● **Task prompt**
Every line below containing the word "signature" should be found and copied.

● **Material provided**
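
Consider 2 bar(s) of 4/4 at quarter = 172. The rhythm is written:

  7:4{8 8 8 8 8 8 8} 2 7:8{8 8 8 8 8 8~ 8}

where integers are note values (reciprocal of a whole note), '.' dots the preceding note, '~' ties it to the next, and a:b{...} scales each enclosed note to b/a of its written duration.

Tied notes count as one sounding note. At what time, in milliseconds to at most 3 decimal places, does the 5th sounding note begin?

note 5 onset = 8/7b = 398.671ms

1. 0.0ms @ 0 + 99.668ms (2/7)
2. 99.668ms @ 2/7 + 99.668ms (2/7)
3. 199.336ms @ 4/7 + 99.668ms (2/7)
4. 299.003ms @ 6/7 + 99.668ms (2/7)
5. 398.671ms @ 8/7 + 99.668ms (2/7)
6. 498.339ms @ 10/7 + 99.668ms (2/7)
7. 598.007ms @ 12/7 + 99.668ms (2/7)
8. 697.674ms @ 2 + 697.674ms (2)
9. 1395.349ms @ 4 + 199.336ms (4/7)
10. 1594.684ms @ 32/7 + 199.336ms (4/7)
11. 1794.02ms @ 36/7 + 199.336ms (4/7)
12. 1993.355ms @ 40/7 + 199.336ms (4/7)
13. 2192.691ms @ 44/7 + 199.336ms (4/7)
14. 2392.027ms @ 48/7 + 398.671ms (8/7)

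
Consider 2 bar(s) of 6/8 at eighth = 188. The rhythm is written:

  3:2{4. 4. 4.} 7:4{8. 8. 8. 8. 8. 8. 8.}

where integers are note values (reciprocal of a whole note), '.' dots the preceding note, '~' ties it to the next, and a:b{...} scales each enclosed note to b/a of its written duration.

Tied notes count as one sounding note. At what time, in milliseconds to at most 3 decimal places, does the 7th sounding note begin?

1. 0.0ms @ 0 + 638.298ms (2)
2. 638.298ms @ 2 + 638.298ms (2)
3. 1276.596ms @ 4 + 638.298ms (2)
4. 1914.894ms @ 6 + 273.556ms (6/7)
5. 2188.45ms @ 48/7 + 273.556ms (6/7)
6. 2462.006ms @ 54/7 + 273.556ms (6/7)
7. 2735.562ms @ 60/7 + 273.556ms (6/7)
8. 3009.119ms @ 66/7 + 273.556ms (6/7)
9. 3282.675ms @ 72/7 + 273.556ms (6/7)
10. 3556.231ms @ 78/7 + 273.556ms (6/7)

note 7 onset = 60/7b = 2735.562ms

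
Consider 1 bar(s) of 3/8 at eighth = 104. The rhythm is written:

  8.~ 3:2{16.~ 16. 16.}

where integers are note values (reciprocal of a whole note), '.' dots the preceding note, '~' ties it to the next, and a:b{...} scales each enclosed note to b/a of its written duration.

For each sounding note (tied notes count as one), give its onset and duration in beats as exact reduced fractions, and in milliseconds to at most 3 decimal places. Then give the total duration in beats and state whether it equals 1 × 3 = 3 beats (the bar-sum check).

1) 0.0ms=0b +1442.308ms=5/2b
2) 1442.308ms=5/2b +288.462ms=1/2b
Σ=3b of 3 (104bpm 3/8) — PASS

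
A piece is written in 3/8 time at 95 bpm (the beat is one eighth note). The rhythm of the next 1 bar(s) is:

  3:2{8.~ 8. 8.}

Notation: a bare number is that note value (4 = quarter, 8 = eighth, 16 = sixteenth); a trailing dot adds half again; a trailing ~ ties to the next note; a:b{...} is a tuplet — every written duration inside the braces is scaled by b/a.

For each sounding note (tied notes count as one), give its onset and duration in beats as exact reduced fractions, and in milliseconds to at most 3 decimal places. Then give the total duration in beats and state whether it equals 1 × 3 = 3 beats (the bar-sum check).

1) 0.0ms=0b +1263.158ms=2b
2) 1263.158ms=2b +631.579ms=1b
Σ=3b of 3 (95bpm 3/8) — PASS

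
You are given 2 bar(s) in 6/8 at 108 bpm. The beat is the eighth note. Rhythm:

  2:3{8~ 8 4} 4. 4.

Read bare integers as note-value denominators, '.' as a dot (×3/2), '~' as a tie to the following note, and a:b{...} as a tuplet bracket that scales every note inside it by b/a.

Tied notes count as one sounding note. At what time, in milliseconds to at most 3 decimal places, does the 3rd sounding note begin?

note 3 onset = 6b = 3333.333ms

1. 0.0ms @ 0 + 1666.667ms (3)
2. 1666.667ms @ 3 + 1666.667ms (3)
3. 3333.333ms @ 6 + 1666.667ms (3)
4. 5000.0ms @ 9 + 1666.667ms (3)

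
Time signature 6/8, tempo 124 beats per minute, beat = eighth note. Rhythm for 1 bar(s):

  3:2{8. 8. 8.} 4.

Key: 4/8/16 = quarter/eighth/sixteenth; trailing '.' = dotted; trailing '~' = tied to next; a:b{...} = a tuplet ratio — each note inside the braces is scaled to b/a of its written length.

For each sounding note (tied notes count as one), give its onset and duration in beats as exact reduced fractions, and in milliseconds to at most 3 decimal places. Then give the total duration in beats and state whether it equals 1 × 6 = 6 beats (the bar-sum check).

1) 0.0ms=0b +483.871ms=1b
2) 483.871ms=1b +483.871ms=1b
3) 967.742ms=2b +483.871ms=1b
4) 1451.613ms=3b +1451.613ms=3b
Σ=6b of 6 (124bpm 6/8) — PASS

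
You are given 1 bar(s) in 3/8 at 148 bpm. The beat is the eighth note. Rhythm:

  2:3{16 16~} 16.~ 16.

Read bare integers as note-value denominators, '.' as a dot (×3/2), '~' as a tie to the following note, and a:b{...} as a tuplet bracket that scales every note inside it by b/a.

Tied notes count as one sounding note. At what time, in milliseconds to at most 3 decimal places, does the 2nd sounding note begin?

1. 0.0ms @ 0 + 304.054ms (3/4)
2. 304.054ms @ 3/4 + 912.162ms (9/4)

note 2 onset = 3/4b = 304.054ms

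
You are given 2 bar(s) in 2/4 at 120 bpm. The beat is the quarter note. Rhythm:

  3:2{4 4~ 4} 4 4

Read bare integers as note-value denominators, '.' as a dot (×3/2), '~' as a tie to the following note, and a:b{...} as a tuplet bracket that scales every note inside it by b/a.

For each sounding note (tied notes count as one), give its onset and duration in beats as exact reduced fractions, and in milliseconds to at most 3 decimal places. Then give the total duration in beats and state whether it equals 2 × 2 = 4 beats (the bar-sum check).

1) 0.0ms=0b +333.333ms=2/3b
2) 333.333ms=2/3b +666.667ms=4/3b
3) 1000.0ms=2b +500.0ms=1b
4) 1500.0ms=3b +500.0ms=1b
Σ=4b of 4 (120bpm 2/4) — PASS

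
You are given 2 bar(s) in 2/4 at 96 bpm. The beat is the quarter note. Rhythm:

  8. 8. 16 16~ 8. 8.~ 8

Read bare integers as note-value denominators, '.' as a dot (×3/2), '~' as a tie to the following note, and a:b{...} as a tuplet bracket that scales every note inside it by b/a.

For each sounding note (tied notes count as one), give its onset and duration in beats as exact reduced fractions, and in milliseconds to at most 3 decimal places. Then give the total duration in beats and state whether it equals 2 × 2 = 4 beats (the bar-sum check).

1) 0.0ms=0b +468.75ms=3/4b
2) 468.75ms=3/4b +468.75ms=3/4b
3) 937.5ms=3/2b +156.25ms=1/4b
4) 1093.75ms=7/4b +625.0ms=1b
5) 1718.75ms=11/4b +781.25ms=5/4b
Σ=4b of 4 (96bpm 2/4) — PASS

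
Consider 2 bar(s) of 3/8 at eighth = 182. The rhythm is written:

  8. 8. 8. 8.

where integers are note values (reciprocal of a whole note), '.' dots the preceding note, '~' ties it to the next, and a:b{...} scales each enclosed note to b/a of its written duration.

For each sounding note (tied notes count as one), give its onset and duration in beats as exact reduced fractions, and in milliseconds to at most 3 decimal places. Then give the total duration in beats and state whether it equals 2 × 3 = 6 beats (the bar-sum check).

1) 0.0ms=0b +494.505ms=3/2b
2) 494.505ms=3/2b +494.505ms=3/2b
3) 989.011ms=3b +494.505ms=3/2b
4) 1483.516ms=9/2b +494.505ms=3/2b
Σ=6b of 6 (182bpm 3/8) — PASS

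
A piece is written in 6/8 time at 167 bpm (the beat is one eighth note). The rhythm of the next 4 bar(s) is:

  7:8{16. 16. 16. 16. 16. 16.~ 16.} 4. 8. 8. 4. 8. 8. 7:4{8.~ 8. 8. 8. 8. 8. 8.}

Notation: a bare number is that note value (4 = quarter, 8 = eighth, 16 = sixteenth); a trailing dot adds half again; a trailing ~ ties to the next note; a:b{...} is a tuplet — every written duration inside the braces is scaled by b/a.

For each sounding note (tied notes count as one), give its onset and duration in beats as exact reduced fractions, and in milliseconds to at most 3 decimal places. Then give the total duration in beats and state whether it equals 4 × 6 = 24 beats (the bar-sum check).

1) 0.0ms=0b +307.956ms=6/7b
2) 307.956ms=6/7b +307.956ms=6/7b
3) 615.911ms=12/7b +307.956ms=6/7b
4) 923.867ms=18/7b +307.956ms=6/7b
5) 1231.822ms=24/7b +307.956ms=6/7b
6) 1539.778ms=30/7b +615.911ms=12/7b
7) 2155.689ms=6b +1077.844ms=3b
8) 3233.533ms=9b +538.922ms=3/2b
9) 3772.455ms=21/2b +538.922ms=3/2b
10) 4311.377ms=12b +1077.844ms=3b
11) 5389.222ms=15b +538.922ms=3/2b
12) 5928.144ms=33/2b +538.922ms=3/2b
13) 6467.066ms=18b +615.911ms=12/7b
14) 7082.977ms=138/7b +307.956ms=6/7b
15) 7390.932ms=144/7b +307.956ms=6/7b
16) 7698.888ms=150/7b +307.956ms=6/7b
17) 8006.843ms=156/7b +307.956ms=6/7b
18) 8314.799ms=162/7b +307.956ms=6/7b
Σ=24b of 24 (167bpm 6/8) — PASS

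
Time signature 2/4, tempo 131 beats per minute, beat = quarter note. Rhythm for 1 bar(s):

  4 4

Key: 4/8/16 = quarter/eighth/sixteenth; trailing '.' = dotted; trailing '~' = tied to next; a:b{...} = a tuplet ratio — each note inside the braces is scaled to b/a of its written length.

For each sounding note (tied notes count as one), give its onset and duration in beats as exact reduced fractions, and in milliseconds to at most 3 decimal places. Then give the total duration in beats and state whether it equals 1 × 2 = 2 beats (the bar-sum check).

1) 0.0ms=0b +458.015ms=1b
2) 458.015ms=1b +458.015ms=1b
Σ=2b of 2 (131bpm 2/4) — PASS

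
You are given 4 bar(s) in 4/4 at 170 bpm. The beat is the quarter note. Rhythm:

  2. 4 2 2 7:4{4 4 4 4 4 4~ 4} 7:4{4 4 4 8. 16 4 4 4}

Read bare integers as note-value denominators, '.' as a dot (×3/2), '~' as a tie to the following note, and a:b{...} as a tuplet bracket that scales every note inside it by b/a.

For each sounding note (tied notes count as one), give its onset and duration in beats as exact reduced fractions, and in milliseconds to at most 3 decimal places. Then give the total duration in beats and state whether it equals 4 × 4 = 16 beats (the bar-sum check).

1) 0.0ms=0b +1058.824ms=3b
2) 1058.824ms=3b +352.941ms=1b
3) 1411.765ms=4b +705.882ms=2b
4) 2117.647ms=6b +705.882ms=2b
5) 2823.529ms=8b +201.681ms=4/7b
6) 3025.21ms=60/7b +201.681ms=4/7b
7) 3226.891ms=64/7b +201.681ms=4/7b
8) 3428.571ms=68/7b +201.681ms=4/7b
9) 3630.252ms=72/7b +201.681ms=4/7b
10) 3831.933ms=76/7b +403.361ms=8/7b
11) 4235.294ms=12b +201.681ms=4/7b
12) 4436.975ms=88/7b +201.681ms=4/7b
13) 4638.655ms=92/7b +201.681ms=4/7b
14) 4840.336ms=96/7b +151.261ms=3/7b
15) 4991.597ms=99/7b +50.42ms=1/7b
16) 5042.017ms=100/7b +201.681ms=4/7b
17) 5243.697ms=104/7b +201.681ms=4/7b
18) 5445.378ms=108/7b +201.681ms=4/7b
Σ=16b of 16 (170bpm 4/4) — PASS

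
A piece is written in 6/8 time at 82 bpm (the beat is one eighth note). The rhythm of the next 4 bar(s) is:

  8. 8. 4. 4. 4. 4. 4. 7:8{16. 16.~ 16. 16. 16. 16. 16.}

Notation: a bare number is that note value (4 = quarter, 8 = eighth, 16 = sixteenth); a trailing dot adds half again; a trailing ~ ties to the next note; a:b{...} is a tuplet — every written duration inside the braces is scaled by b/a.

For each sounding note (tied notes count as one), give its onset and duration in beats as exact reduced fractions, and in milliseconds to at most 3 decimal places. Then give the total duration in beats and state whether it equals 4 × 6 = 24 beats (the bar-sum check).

1) 0.0ms=0b +1097.561ms=3/2b
2) 1097.561ms=3/2b +1097.561ms=3/2b
3) 2195.122ms=3b +2195.122ms=3b
4) 4390.244ms=6b +2195.122ms=3b
5) 6585.366ms=9b +2195.122ms=3b
6) 8780.488ms=12b +2195.122ms=3b
7) 10975.61ms=15b +2195.122ms=3b
8) 13170.732ms=18b +627.178ms=6/7b
9) 13797.909ms=132/7b +1254.355ms=12/7b
10) 15052.265ms=144/7b +627.178ms=6/7b
11) 15679.443ms=150/7b +627.178ms=6/7b
12) 16306.62ms=156/7b +627.178ms=6/7b
13) 16933.798ms=162/7b +627.178ms=6/7b
Σ=24b of 24 (82bpm 6/8) — PASS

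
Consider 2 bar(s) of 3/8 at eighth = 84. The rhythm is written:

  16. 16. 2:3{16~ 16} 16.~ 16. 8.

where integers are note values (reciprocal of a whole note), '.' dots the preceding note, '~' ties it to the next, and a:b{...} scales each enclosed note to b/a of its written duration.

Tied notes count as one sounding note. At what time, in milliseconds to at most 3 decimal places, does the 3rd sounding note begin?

1. 0.0ms @ 0 + 535.714ms (3/4)
2. 535.714ms @ 3/4 + 535.714ms (3/4)
3. 1071.429ms @ 3/2 + 1071.429ms (3/2)
4. 2142.857ms @ 3 + 1071.429ms (3/2)
5. 3214.286ms @ 9/2 + 1071.429ms (3/2)

note 3 onset = 3/2b = 1071.429ms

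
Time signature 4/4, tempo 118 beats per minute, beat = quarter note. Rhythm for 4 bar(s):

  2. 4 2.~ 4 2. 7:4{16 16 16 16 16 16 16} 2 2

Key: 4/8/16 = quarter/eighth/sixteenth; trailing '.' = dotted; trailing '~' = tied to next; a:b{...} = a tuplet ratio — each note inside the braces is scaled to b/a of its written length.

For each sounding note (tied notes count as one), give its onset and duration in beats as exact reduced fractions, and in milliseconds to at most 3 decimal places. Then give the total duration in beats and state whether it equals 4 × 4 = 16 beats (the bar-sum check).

1) 0.0ms=0b +1525.424ms=3b
2) 1525.424ms=3b +508.475ms=1b
3) 2033.898ms=4b +2033.898ms=4b
4) 4067.797ms=8b +1525.424ms=3b
5) 5593.22ms=11b +72.639ms=1/7b
6) 5665.86ms=78/7b +72.639ms=1/7b
7) 5738.499ms=79/7b +72.639ms=1/7b
8) 5811.138ms=80/7b +72.639ms=1/7b
9) 5883.777ms=81/7b +72.639ms=1/7b
10) 5956.416ms=82/7b +72.639ms=1/7b
11) 6029.056ms=83/7b +72.639ms=1/7b
12) 6101.695ms=12b +1016.949ms=2b
13) 7118.644ms=14b +1016.949ms=2b
Σ=16b of 16 (118bpm 4/4) — PASS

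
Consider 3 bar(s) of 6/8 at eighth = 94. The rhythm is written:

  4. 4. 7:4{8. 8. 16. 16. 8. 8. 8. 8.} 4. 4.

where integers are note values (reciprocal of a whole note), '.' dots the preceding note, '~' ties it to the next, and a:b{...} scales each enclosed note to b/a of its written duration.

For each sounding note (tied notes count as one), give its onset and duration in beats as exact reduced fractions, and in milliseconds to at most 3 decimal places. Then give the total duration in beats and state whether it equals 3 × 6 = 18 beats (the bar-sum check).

1) 0.0ms=0b +1914.894ms=3b
2) 1914.894ms=3b +1914.894ms=3b
3) 3829.787ms=6b +547.112ms=6/7b
4) 4376.9ms=48/7b +547.112ms=6/7b
5) 4924.012ms=54/7b +273.556ms=3/7b
6) 5197.568ms=57/7b +273.556ms=3/7b
7) 5471.125ms=60/7b +547.112ms=6/7b
8) 6018.237ms=66/7b +547.112ms=6/7b
9) 6565.35ms=72/7b +547.112ms=6/7b
10) 7112.462ms=78/7b +547.112ms=6/7b
11) 7659.574ms=12b +1914.894ms=3b
12) 9574.468ms=15b +1914.894ms=3b
Σ=18b of 18 (94bpm 6/8) — PASS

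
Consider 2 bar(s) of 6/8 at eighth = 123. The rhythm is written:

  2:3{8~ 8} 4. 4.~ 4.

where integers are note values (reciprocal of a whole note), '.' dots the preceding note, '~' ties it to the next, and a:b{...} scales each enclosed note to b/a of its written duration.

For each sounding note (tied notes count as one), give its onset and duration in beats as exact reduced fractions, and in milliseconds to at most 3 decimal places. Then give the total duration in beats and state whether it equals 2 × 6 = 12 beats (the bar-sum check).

1) 0.0ms=0b +1463.415ms=3b
2) 1463.415ms=3b +1463.415ms=3b
3) 2926.829ms=6b +2926.829ms=6b
Σ=12b of 12 (123bpm 6/8) — PASS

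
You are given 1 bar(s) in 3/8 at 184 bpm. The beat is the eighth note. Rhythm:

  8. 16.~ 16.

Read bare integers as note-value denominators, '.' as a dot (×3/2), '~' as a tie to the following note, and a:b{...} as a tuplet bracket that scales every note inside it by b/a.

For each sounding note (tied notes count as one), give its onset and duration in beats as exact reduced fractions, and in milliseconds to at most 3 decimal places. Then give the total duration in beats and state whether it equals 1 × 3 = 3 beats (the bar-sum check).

1) 0.0ms=0b +489.13ms=3/2b
2) 489.13ms=3/2b +489.13ms=3/2b
Σ=3b of 3 (184bpm 3/8) — PASS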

● **Solved problem**
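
Time signature 6/8, tempo 124 beats per minute, beat = eighth note. Rhythm for 1 bar(s):
Time signature 2/4, tempo 131 beats per minute, beat = quarter note. Rhythm for 1 bar(s):
Time signature 4/4, tempo 118 beats per minute, beat = quarter note. Rhythm for 4 bar(s):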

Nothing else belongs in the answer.